Collected data entries

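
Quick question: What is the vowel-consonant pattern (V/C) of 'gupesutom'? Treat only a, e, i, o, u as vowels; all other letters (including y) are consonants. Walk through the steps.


Letter mapping: g = C, u = V, p = C, e = V, s = C, u = V, t = C, o = V, m = C.

CVCVCVCVC


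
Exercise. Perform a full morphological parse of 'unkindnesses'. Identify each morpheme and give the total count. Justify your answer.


Step 1: Identify prefix: 'un' (meaning: not/reverse)
Step 2: Identify root: 'kind'
Step 3: Identify suffix(es): 'ness, es'
Decomposition: un- (prefix: not/reverse) + kind (root) + -ness (suffix: state of) + -es (plural)
Total morphemes: 4

4 morphemes (un- (prefix: not/reverse) + kind (root) + -ness (suffix: state of) + -es (plural))


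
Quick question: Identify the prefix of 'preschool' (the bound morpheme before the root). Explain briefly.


The word 'preschool' = 'pre' (prefix) + 'school' (root). The prefix is 'pre'.

pre


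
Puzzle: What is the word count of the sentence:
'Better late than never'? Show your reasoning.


Split into words: Better | late | than | never = 4 words.

4


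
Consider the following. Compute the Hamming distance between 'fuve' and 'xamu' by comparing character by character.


Alignment:
Position 1: 'f' vs 'x' = DIFFER
Position 2: 'u' vs 'a' = DIFFER
Position 3: 'v' vs 'm' = DIFFER
Position 4: 'e' vs 'u' = DIFFER
Total differences: 4

4


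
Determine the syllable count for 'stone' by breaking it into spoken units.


Break 'stone' into syllables: stone -> stone = 1 syllable

1 syllable


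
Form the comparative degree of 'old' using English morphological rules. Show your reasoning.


Apply comparative formation (add -er): 'old' -> 'older'.

older


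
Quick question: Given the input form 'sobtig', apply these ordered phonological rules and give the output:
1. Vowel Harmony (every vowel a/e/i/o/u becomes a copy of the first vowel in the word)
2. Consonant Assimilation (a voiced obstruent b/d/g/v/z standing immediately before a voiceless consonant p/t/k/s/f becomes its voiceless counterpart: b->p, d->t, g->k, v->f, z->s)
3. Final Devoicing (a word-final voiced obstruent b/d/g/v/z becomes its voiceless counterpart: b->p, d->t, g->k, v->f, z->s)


Starting form: 'sobtig'
Rule 1: Vowel Harmony: all vowels become 'o' (matching first vowel). 'sobtig' -> 'sobtog'
Rule 2: Consonant Assimilation: voiced obstruent before voiceless consonant becomes voiceless ('bt' -> 'pt'). 'sobtog' -> 'soptog'
Rule 3: Final Devoicing: word-final voiced obstruent 'g' becomes voiceless 'k'. 'soptog' -> 'soptok'
Final form: 'soptok'

soptok


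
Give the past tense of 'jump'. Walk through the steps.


Apply rule: Add -ed. 'jump' becomes 'jumped'.

jumped


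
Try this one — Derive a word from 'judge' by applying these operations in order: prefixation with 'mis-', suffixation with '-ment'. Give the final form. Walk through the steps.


Step 1: Add prefix 'mis-' to 'judge' = 'misjudge'
Step 2: Add suffix '-ment' to 'misjudge' = 'misjudgment'

misjudgment


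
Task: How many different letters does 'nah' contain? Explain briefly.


Unique letters in 'nah': {a, h, n} = 3 distinct letters.

3


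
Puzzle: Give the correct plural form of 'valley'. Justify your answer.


Apply rule: Add -s. 'valley' becomes 'valleys'.

valleys


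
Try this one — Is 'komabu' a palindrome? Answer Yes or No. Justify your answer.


Forward: 'komabu'
Reversed: 'ubamok'
They differ.

No


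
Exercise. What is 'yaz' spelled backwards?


Reverse 'yaz' character by character: 'zay'.

zay


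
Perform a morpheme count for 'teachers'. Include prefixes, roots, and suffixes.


Decomposition: teach (root) + -er (suffix) + -s (plural) = 3 morpheme(s)

3 morphemes


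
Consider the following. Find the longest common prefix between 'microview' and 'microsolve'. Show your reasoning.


Compare from the start: 5 characters match: 'micro'. Mismatch at position 6: 'v' vs 's'.

micro


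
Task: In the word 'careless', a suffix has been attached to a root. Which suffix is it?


The word 'careless' = 'care' (root) + '-less' (suffix). The suffix is '-less'.

less


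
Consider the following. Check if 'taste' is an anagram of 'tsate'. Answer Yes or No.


Sorted letters of 'taste': 'aestt'
Sorted letters of 'tsate': 'aestt'
They match.

Yes


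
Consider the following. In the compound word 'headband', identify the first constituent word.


Split 'headband' into 'head' + 'band'. The first part is 'head'.

head


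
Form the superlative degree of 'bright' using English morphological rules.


Apply superlative formation (add -est): 'bright' -> 'brightest'.

brightest


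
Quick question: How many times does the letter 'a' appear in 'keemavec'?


Letter 'a' in 'keemavec': found at position(s) 5 = 1 occurrence(s).

1


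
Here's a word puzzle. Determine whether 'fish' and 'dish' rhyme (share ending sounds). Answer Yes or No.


Rime (stressed vowel + following sounds) of 'fish': -ish = /ɪʃ/
Rime of 'dish': -ish = /ɪʃ/
/ɪʃ/ and /ɪʃ/ are the same ending sound, so the words rhyme.

Yes


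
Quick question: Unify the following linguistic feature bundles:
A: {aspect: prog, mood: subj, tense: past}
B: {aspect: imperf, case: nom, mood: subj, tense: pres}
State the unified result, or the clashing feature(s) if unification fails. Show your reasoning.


Compare features:
aspect: A=prog vs B=imperf -> CLASH
case: A=_ vs B=nom -> unified: nom
mood: A=subj vs B=subj -> unified: subj
tense: A=past vs B=pres -> CLASH
Clashes detected on features 'aspect' (prog vs imperf) and 'tense' (past vs pres); unification fails.

CLASH on 'aspect' (prog vs imperf) and 'tense' (past vs pres)


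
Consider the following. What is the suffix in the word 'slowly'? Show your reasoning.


The word 'slowly' = 'slow' (root) + '-ly' (suffix). The suffix is '-ly'.

ly


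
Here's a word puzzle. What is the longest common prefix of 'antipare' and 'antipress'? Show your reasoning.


Compare from the start: 5 characters match: 'antip'. Mismatch at position 6: 'a' vs 'r'.

antip


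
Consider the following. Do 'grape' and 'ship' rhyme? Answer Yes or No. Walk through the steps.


Rime (stressed vowel + following sounds) of 'grape': -ape = /eɪp/
Rime of 'ship': -ip = /ɪp/
/eɪp/ and /ɪp/ are different ending sounds, so the words do not rhyme.

No


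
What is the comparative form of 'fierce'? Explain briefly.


Apply comparative formation (ends in e: add -r): 'fierce' -> 'fiercer'.

fiercer


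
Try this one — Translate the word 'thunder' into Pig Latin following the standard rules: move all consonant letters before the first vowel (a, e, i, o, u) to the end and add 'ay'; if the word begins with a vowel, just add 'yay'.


'thunder': move consonant cluster 'th' to end and add 'ay': 'underthay'.

underthay


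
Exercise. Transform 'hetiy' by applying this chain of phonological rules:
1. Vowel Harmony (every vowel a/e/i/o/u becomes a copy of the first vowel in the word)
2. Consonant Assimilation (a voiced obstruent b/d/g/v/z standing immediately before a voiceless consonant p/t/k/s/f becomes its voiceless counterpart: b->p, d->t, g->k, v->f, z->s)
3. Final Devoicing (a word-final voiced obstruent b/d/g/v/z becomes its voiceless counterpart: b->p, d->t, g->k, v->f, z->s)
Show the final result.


Starting form: 'hetiy'
Rule 1: Vowel Harmony: all vowels become 'e' (matching first vowel). 'hetiy' -> 'hetey'
Rule 2: Consonant Assimilation: no voiced obstruent (b/d/g/v/z) stands immediately before a voiceless consonant (p/t/k/s/f). No change.
Rule 3: Final Devoicing: final consonant 'y' is not one of the voiced obstruents b/d/g/v/z. No change.
Final form: 'hetey'

hetey


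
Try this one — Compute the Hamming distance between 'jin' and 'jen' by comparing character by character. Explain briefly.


Alignment:
Position 1: 'j' vs 'j' = match
Position 2: 'i' vs 'e' = DIFFER
Position 3: 'n' vs 'n' = match
Total differences: 1

1


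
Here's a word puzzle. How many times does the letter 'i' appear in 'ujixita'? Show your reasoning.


Letter 'i' in 'ujixita': found at position(s) 3, 5 = 2 occurrence(s).

2


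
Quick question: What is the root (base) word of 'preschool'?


Remove prefix 'pre' from 'preschool' to get root 'school'.

school


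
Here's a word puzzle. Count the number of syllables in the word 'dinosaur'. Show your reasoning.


Break 'dinosaur' into syllables: di-no-saur -> di | no | saur = 3 syllables

3 syllables


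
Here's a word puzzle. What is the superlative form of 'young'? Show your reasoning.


Apply superlative formation (add -est): 'young' -> 'youngest'.

youngest


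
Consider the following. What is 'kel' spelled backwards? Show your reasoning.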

REQUIREMENT: Could you quote, exactly as they appear, the line containing "Here's a word puzzle. Count" and every line after it to the end of the records above?

EXERCISE SOLUTION:
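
Here's a word puzzle. Count the number of syllables in the word 'dinosaur'. Show your reasoning.


Break 'dinosaur' into syllables: di-no-saur -> di | no | saur = 3 syllables

3 syllables


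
Here's a word puzzle. What is the superlative form of 'young'? Show your reasoning.


Apply superlative formation (add -est): 'young' -> 'youngest'.

youngest


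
Consider the following. What is 'kel' spelled backwards? Show your reasoning.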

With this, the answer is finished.